Each line below is to be written out in full, exactly as shown.
Data for processing: Begin
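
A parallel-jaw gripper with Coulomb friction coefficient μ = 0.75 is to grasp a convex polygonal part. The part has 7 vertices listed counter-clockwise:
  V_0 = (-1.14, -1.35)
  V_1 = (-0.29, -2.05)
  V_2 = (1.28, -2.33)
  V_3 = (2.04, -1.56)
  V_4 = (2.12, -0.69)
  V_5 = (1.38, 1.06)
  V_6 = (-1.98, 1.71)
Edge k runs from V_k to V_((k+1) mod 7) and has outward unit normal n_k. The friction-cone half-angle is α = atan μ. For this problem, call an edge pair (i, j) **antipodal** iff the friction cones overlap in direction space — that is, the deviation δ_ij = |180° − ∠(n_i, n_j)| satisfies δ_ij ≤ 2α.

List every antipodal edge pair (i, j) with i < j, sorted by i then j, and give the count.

count = 10; pairs: (0,3), (0,4), (0,5), (1,4), (1,5), (2,5), (2,6), (3,6), (4,6), (5,6)

α = atan 0.75 = 36.87°;  2α = 73.74°
n_0 = (-0.6357, -0.7719)
n_1 = (-0.1756, -0.9845)
n_2 = (+0.7117, -0.7025)
n_3 = (+0.9958, -0.0916)
n_4 = (+0.9210, +0.3895)
n_5 = (+0.1899, +0.9818)
n_6 = (-0.9643, -0.2647)
  (0,1): δ = 150.64°  ·
  (0,2): δ = 95.15°  ·
  (0,3): δ = 55.78°  ✓
  (0,4): δ = 27.61°  ✓
  (0,5): δ = 28.52°  ✓
  (0,6): δ = 144.82°  ·
  (1,2): δ = 124.51°  ·
  (1,3): δ = 85.14°  ·
  (1,4): δ = 56.97°  ✓
  (1,5): δ = 0.84°  ✓
  (1,6): δ = 115.46°  ·
  (2,3): δ = 140.63°  ·
  (2,4): δ = 112.45°  ·
  (2,5): δ = 56.32°  ✓
  (2,6): δ = 59.98°  ✓
  (3,4): δ = 151.82°  ·
  (3,5): δ = 95.69°  ·
  (3,6): δ = 20.60°  ✓
  (4,5): δ = 123.87°  ·
  (4,6): δ = 7.57°  ✓
  (5,6): δ = 63.70°  ✓
antipodal pairs: 10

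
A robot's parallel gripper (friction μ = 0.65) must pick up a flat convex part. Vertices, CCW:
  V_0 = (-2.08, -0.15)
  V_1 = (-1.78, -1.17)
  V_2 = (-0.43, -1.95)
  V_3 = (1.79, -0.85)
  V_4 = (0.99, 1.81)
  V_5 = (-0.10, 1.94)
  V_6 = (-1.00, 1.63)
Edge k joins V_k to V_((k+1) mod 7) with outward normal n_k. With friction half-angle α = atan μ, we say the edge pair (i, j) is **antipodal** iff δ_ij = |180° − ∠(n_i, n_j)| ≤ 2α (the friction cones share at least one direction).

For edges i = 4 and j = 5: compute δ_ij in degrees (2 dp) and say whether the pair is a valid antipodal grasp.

δ = 154.19°, invalid

α = atan 0.65 = 33.02°;  2α = 66.05°
edge 4: e_4 = (-1.09, +0.13);  n_4 = (+0.1184, +0.9930)
edge 5: e_5 = (-0.90, -0.31);  n_5 = (-0.3257, +0.9455)
∠(n_4, n_5) = 25.81°
δ = |180° − 25.81°| = 154.19°
154.19° > 2α = 66.05°  →  invalid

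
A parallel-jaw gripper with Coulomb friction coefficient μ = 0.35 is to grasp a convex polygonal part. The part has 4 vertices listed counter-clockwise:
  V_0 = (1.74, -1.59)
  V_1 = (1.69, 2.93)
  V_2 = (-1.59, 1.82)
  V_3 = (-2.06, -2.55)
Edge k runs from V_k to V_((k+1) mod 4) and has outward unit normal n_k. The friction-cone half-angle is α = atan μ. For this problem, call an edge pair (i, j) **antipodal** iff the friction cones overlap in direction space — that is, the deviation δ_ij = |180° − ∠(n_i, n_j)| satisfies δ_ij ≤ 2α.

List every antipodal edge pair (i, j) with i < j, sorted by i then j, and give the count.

α = atan 0.35 = 19.29°;  2α = 38.58°
n_0 = (+0.9999, +0.0111)
n_1 = (-0.3206, +0.9472)
n_2 = (-0.9943, +0.1069)
n_3 = (+0.2449, -0.9695)
  (0,1): δ = 71.94°  ·
  (0,2): δ = 6.77°  ✓
  (0,3): δ = 103.54°  ·
  (1,2): δ = 114.84°  ·
  (1,3): δ = 4.52°  ✓
  (2,3): δ = 69.68°  ·
antipodal pairs: 2

count = 2; pairs: (0,2), (1,3)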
Data for processing: End
● Expected answer
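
A parallel-jaw gripper with Coulomb friction coefficient μ = 0.75 is to grasp a convex polygonal part. The part has 7 vertices listed counter-clockwise:
  V_0 = (-1.14, -1.35)
  V_1 = (-0.29, -2.05)
  V_2 = (1.28, -2.33)
  V_3 = (2.04, -1.56)
  V_4 = (2.12, -0.69)
  V_5 = (1.38, 1.06)
  V_6 = (-1.98, 1.71)
Edge k runs from V_k to V_((k+1) mod 7) and has outward unit normal n_k. The friction-cone half-angle is α = atan μ. For this problem, call an edge pair (i, j) **antipodal** iff the friction cones overlap in direction space — that is, the deviation δ_ij = |180° − ∠(n_i, n_j)| satisfies δ_ij ≤ 2α.

List every antipodal edge pair (i, j) with i < j, sorted by i then j, and give the count.

count = 10; pairs: (0,3), (0,4), (0,5), (1,4), (1,5), (2,5), (2,6), (3,6), (4,6), (5,6)

α = atan 0.75 = 36.87°;  2α = 73.74°
n_0 = (-0.6357, -0.7719)
n_1 = (-0.1756, -0.9845)
n_2 = (+0.7117, -0.7025)
n_3 = (+0.9958, -0.0916)
n_4 = (+0.9210, +0.3895)
n_5 = (+0.1899, +0.9818)
n_6 = (-0.9643, -0.2647)
  (0,1): δ = 150.64°  ·
  (0,2): δ = 95.15°  ·
  (0,3): δ = 55.78°  ✓
  (0,4): δ = 27.61°  ✓
  (0,5): δ = 28.52°  ✓
  (0,6): δ = 144.82°  ·
  (1,2): δ = 124.51°  ·
  (1,3): δ = 85.14°  ·
  (1,4): δ = 56.97°  ✓
  (1,5): δ = 0.84°  ✓
  (1,6): δ = 115.46°  ·
  (2,3): δ = 140.63°  ·
  (2,4): δ = 112.45°  ·
  (2,5): δ = 56.32°  ✓
  (2,6): δ = 59.98°  ✓
  (3,4): δ = 151.82°  ·
  (3,5): δ = 95.69°  ·
  (3,6): δ = 20.60°  ✓
  (4,5): δ = 123.87°  ·
  (4,6): δ = 7.57°  ✓
  (5,6): δ = 63.70°  ✓
antipodal pairs: 10

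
A robot's parallel gripper (friction μ = 0.65) must pick up a flat convex part. Vertices, CCW:
  V_0 = (-2.08, -0.15)
  V_1 = (-1.78, -1.17)
  V_2 = (-0.43, -1.95)
  V_3 = (1.79, -0.85)
  V_4 = (0.99, 1.81)
  V_5 = (-0.10, 1.94)
  V_6 = (-1.00, 1.63)
Edge k joins V_k to V_((k+1) mod 7) with outward normal n_k. With friction half-angle α = atan μ, we say the edge pair (i, j) is **antipodal** iff δ_ij = |180° − ∠(n_i, n_j)| ≤ 2α (the friction cones share at least one direction).

For edges i = 4 and j = 5: compute δ_ij in degrees (2 dp) and say whether the pair is a valid antipodal grasp.

δ = 154.19°, invalid

α = atan 0.65 = 33.02°;  2α = 66.05°
edge 4: e_4 = (-1.09, +0.13);  n_4 = (+0.1184, +0.9930)
edge 5: e_5 = (-0.90, -0.31);  n_5 = (-0.3257, +0.9455)
∠(n_4, n_5) = 25.81°
δ = |180° − 25.81°| = 154.19°
154.19° > 2α = 66.05°  →  invalid

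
A parallel-jaw gripper with Coulomb friction coefficient μ = 0.35 is to grasp a convex polygonal part. The part has 4 vertices listed counter-clockwise:
  V_0 = (1.74, -1.59)
  V_1 = (1.69, 2.93)
  V_2 = (-1.59, 1.82)
  V_3 = (-2.06, -2.55)
Edge k runs from V_k to V_((k+1) mod 4) and has outward unit normal n_k. The friction-cone half-angle is α = atan μ. For this problem, call an edge pair (i, j) **antipodal** iff the friction cones overlap in direction space — that is, the deviation δ_ij = |180° − ∠(n_i, n_j)| satisfies δ_ij ≤ 2α.

List every antipodal edge pair (i, j) with i < j, sorted by i then j, and give the count.

α = atan 0.35 = 19.29°;  2α = 38.58°
n_0 = (+0.9999, +0.0111)
n_1 = (-0.3206, +0.9472)
n_2 = (-0.9943, +0.1069)
n_3 = (+0.2449, -0.9695)
  (0,1): δ = 71.94°  ·
  (0,2): δ = 6.77°  ✓
  (0,3): δ = 103.54°  ·
  (1,2): δ = 114.84°  ·
  (1,3): δ = 4.52°  ✓
  (2,3): δ = 69.68°  ·
antipodal pairs: 2

count = 2; pairs: (0,2), (1,3)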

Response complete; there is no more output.